> [Assigned task] Go over the lines below, and when one contains the word "square", copy it.

Dataset entries:
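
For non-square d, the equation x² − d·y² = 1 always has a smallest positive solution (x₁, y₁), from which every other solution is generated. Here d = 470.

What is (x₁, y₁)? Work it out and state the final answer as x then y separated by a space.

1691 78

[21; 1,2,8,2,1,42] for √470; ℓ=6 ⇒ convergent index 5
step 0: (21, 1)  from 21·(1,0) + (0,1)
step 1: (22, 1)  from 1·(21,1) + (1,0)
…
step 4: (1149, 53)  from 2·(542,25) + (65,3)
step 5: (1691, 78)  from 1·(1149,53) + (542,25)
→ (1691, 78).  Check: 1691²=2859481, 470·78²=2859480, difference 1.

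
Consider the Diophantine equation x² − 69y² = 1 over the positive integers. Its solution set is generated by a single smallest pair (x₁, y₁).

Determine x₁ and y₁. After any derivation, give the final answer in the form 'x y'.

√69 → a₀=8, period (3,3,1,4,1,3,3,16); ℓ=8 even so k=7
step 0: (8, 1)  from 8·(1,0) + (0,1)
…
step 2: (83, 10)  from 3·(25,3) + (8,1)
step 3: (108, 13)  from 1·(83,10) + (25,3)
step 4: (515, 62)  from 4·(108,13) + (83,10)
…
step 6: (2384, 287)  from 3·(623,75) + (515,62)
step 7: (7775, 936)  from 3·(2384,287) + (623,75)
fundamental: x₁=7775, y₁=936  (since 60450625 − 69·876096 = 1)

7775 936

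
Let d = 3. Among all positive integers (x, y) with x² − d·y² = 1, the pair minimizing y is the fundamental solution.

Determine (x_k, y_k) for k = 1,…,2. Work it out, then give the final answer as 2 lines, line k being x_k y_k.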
--
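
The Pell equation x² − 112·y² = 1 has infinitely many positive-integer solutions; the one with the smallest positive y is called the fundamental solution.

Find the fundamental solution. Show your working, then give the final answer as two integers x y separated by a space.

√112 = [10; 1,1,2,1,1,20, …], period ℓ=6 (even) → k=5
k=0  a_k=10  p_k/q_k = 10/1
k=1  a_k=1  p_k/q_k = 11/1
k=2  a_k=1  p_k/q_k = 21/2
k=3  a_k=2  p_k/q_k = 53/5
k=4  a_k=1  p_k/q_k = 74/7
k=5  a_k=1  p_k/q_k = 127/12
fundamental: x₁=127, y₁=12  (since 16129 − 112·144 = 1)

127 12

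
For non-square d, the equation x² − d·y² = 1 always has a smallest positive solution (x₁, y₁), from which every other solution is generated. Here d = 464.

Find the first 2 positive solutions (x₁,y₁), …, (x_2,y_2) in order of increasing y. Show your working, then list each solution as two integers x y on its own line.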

> [Result]
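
For non-square d, the equation x² − d·y² = 1 always has a smallest positive solution (x₁, y₁), from which every other solution is generated. Here d = 470.
For non-square d, the equation x² − d·y² = 1 always has a smallest positive solution (x₁, y₁), from which every other solution is generated. Here d = 464.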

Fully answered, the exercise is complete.